**About this exercise:** Restate all of the data below word for word.

** Exercise material follows **

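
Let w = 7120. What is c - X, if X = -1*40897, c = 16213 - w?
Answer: 49990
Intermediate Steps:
c = 9093 (c = 16213 - 1*7120 = 16213 - 7120 = 9093)
X = -40897
c - X = 9093 - 1*(-40897) = 9093 + 40897 = 49990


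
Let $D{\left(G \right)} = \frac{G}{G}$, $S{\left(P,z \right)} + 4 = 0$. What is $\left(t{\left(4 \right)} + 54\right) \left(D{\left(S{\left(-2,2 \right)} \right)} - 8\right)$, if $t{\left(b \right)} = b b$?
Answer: $-490$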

** End of Exercise material **

**Response box:**
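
Let w = 7120. What is c - X, if X = -1*40897, c = 16213 - w?
Answer: 49990
Intermediate Steps:
c = 9093 (c = 16213 - 1*7120 = 16213 - 7120 = 9093)
X = -40897
c - X = 9093 - 1*(-40897) = 9093 + 40897 = 49990


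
Let $D{\left(G \right)} = \frac{G}{G}$, $S{\left(P,z \right)} + 4 = 0$. What is $\left(t{\left(4 \right)} + 54\right) \left(D{\left(S{\left(-2,2 \right)} \right)} - 8\right)$, if $t{\left(b \right)} = b b$?
Answer: $-490$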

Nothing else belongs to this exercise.